### DATA FOR PROCESSING
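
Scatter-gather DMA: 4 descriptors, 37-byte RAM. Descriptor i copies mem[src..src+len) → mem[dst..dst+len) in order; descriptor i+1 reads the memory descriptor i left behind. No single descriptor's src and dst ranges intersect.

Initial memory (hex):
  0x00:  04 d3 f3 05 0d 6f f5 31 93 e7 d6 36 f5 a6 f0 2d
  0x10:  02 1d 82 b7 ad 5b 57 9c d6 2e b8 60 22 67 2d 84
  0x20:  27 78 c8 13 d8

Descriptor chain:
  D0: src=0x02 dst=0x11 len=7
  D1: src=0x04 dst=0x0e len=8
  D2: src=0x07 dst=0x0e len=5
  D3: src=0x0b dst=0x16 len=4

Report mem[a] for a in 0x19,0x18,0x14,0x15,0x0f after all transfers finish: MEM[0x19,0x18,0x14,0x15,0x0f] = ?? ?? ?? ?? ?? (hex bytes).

MEM[0x19,0x18,0x14,0x15,0x0f] = 31 a6 d6 36 93

  after D0: wrote 7B at 0x11 = f3050d6ff53193
  after D1: wrote 8B at 0x0e = 0d6ff53193e7d636
  after D2: wrote 5B at 0x0e = 3193e7d636
  after D3: wrote 4B at 0x16 = 36f5a631
query mem[0x19]=0x31, mem[0x18]=0xa6, mem[0x14]=0xd6, mem[0x15]=0x36, mem[0x0f]=0x93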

### EXERCISE BRIEF
Copy the material above back out, exactly as written.

### EXERCISE RESPONSE
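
Scatter-gather DMA: 4 descriptors, 37-byte RAM. Descriptor i copies mem[src..src+len) → mem[dst..dst+len) in order; descriptor i+1 reads the memory descriptor i left behind. No single descriptor's src and dst ranges intersect.

Initial memory (hex):
  0x00:  04 d3 f3 05 0d 6f f5 31 93 e7 d6 36 f5 a6 f0 2d
  0x10:  02 1d 82 b7 ad 5b 57 9c d6 2e b8 60 22 67 2d 84
  0x20:  27 78 c8 13 d8

Descriptor chain:
  D0: src=0x02 dst=0x11 len=7
  D1: src=0x04 dst=0x0e len=8
  D2: src=0x07 dst=0x0e len=5
  D3: src=0x0b dst=0x16 len=4

Report mem[a] for a in 0x19,0x18,0x14,0x15,0x0f after all transfers finish: MEM[0x19,0x18,0x14,0x15,0x0f] = ?? ?? ?? ?? ?? (hex bytes).

MEM[0x19,0x18,0x14,0x15,0x0f] = 31 a6 d6 36 93

  after D0: wrote 7B at 0x11 = f3050d6ff53193
  after D1: wrote 8B at 0x0e = 0d6ff53193e7d636
  after D2: wrote 5B at 0x0e = 3193e7d636
  after D3: wrote 4B at 0x16 = 36f5a631
query mem[0x19]=0x31, mem[0x18]=0xa6, mem[0x14]=0xd6, mem[0x15]=0x36, mem[0x0f]=0x93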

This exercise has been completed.